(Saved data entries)
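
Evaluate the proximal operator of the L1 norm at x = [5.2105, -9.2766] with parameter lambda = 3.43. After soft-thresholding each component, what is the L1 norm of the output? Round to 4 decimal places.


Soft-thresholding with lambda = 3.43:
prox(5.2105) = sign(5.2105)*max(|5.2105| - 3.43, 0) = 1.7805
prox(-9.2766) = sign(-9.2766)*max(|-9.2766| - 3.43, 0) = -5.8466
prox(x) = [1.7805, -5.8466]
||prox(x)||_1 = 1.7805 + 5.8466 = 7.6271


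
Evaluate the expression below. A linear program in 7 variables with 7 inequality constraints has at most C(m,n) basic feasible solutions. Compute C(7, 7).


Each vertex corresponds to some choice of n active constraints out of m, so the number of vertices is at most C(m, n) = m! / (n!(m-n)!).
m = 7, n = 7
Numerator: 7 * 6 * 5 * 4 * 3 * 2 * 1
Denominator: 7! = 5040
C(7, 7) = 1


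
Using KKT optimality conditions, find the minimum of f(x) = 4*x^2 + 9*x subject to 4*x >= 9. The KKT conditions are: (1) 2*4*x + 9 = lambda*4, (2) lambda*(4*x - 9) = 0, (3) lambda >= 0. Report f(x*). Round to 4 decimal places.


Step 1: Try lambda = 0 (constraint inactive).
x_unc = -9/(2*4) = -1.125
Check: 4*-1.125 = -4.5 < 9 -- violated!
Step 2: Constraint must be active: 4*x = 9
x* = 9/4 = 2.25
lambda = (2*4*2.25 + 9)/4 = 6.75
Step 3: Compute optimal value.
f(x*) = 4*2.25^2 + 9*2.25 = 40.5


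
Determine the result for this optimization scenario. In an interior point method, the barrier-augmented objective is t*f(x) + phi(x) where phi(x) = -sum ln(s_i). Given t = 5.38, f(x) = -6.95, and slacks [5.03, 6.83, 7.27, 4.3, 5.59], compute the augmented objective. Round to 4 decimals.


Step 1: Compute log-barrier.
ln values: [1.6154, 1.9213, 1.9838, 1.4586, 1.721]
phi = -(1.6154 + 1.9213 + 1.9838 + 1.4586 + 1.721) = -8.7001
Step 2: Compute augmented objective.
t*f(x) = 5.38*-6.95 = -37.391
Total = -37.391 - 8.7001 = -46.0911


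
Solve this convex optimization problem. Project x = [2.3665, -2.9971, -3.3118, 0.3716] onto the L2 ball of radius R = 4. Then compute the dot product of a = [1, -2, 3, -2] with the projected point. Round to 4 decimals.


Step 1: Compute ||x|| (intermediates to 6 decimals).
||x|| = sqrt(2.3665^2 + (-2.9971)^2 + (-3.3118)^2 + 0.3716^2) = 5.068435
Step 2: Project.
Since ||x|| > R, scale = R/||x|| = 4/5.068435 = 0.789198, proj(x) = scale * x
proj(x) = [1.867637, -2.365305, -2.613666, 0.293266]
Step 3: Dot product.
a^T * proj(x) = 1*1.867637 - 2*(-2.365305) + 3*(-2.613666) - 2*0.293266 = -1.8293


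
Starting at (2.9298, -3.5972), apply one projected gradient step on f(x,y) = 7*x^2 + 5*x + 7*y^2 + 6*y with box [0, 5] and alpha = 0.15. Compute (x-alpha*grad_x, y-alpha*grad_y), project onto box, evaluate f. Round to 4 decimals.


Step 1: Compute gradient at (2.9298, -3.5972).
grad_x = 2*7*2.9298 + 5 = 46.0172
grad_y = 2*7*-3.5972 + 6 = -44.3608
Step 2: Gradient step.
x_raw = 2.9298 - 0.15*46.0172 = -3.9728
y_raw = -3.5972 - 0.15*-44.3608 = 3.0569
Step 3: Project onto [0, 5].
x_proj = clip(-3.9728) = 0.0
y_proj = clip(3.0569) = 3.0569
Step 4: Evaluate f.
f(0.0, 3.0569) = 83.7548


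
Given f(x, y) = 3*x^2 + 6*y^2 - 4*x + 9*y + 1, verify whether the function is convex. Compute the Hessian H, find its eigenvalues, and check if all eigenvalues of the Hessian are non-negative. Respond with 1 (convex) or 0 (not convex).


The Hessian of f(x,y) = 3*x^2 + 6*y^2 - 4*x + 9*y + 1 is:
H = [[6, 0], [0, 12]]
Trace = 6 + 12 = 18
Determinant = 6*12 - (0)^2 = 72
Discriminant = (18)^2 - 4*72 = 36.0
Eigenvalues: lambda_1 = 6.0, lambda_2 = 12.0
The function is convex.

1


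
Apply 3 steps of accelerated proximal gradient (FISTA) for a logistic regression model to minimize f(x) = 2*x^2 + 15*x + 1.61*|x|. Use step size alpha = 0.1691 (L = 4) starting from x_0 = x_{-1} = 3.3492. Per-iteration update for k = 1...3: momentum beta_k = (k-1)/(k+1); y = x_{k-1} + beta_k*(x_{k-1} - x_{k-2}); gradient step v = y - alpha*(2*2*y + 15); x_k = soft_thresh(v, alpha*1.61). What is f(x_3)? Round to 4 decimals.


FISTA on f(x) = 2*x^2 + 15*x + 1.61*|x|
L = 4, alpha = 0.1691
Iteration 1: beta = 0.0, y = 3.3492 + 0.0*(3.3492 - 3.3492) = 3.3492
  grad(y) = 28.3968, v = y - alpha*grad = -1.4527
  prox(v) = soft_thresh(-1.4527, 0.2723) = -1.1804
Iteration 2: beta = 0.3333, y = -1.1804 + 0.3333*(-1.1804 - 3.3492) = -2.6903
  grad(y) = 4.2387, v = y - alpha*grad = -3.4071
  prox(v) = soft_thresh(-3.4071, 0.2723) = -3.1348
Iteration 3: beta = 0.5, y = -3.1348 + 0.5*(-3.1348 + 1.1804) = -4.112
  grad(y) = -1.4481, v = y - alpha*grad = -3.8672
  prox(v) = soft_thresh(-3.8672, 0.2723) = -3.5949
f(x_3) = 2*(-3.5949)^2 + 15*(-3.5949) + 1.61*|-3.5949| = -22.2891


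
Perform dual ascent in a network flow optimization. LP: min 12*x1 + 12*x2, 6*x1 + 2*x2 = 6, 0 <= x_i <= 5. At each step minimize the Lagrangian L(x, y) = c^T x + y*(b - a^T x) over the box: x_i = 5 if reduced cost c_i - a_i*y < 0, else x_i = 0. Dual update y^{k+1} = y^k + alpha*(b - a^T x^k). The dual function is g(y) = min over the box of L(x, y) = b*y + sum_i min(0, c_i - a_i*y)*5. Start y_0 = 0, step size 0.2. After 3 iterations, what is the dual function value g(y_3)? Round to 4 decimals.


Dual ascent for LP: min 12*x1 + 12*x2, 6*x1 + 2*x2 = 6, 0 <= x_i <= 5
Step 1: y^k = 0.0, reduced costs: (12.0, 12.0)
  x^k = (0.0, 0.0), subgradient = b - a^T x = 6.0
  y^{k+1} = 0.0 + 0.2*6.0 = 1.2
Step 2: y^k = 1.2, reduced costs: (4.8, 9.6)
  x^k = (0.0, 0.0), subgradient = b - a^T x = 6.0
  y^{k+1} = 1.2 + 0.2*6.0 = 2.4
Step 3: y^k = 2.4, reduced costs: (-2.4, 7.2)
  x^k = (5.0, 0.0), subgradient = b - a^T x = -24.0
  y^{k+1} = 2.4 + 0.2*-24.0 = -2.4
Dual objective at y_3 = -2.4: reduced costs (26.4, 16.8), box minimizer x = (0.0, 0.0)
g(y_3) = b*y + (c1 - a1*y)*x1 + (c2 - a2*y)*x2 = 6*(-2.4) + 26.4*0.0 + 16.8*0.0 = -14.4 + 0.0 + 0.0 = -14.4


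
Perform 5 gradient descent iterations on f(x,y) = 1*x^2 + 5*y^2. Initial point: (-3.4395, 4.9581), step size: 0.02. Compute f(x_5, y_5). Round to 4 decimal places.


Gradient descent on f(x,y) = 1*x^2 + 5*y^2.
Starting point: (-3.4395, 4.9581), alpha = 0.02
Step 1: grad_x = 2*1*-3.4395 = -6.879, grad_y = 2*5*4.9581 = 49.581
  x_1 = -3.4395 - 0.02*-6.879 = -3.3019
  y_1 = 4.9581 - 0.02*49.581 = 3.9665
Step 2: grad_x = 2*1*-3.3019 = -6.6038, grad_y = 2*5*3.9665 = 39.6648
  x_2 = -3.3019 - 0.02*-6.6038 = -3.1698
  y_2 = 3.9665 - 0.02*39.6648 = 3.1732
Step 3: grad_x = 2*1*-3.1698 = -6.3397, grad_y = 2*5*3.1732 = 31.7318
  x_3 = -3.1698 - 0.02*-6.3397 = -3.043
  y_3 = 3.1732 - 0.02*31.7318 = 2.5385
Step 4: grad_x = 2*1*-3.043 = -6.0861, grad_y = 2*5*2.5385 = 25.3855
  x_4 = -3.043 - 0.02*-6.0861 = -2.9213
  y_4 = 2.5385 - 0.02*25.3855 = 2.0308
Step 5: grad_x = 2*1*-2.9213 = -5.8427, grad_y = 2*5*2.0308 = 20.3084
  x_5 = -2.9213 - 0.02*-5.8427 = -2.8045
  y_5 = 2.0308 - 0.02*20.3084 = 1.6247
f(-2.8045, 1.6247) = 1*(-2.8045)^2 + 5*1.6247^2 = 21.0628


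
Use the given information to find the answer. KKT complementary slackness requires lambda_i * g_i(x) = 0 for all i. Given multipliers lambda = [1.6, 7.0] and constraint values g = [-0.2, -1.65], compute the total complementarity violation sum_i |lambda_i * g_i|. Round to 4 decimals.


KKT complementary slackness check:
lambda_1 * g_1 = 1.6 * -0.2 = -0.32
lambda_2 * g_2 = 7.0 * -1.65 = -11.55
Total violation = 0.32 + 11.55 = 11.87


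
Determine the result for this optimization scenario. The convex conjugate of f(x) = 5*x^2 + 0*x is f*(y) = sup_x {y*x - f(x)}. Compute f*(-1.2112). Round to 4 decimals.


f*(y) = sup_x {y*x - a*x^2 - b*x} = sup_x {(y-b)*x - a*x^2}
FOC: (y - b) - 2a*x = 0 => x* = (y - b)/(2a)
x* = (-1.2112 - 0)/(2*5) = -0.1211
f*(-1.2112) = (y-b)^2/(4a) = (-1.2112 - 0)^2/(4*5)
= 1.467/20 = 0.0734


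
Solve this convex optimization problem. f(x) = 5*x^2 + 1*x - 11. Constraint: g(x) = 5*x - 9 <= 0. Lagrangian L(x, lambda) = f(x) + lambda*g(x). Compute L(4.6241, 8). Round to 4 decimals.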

WHAT TO DO -> Print only these lines, exactly: the one containing "Determine the result for this optimization scenario. The" and all after it to the end of the entries.

SOLUTION ->
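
Determine the result for this optimization scenario. The convex conjugate of f(x) = 5*x^2 + 0*x is f*(y) = sup_x {y*x - f(x)}. Compute f*(-1.2112). Round to 4 decimals.


f*(y) = sup_x {y*x - a*x^2 - b*x} = sup_x {(y-b)*x - a*x^2}
FOC: (y - b) - 2a*x = 0 => x* = (y - b)/(2a)
x* = (-1.2112 - 0)/(2*5) = -0.1211
f*(-1.2112) = (y-b)^2/(4a) = (-1.2112 - 0)^2/(4*5)
= 1.467/20 = 0.0734


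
Solve this convex optimization problem. f(x) = 5*x^2 + 1*x - 11. Constraint: g(x) = 5*x - 9 <= 0. Lagrangian L(x, lambda) = f(x) + lambda*g(x). Compute L(4.6241, 8). Round to 4 decimals.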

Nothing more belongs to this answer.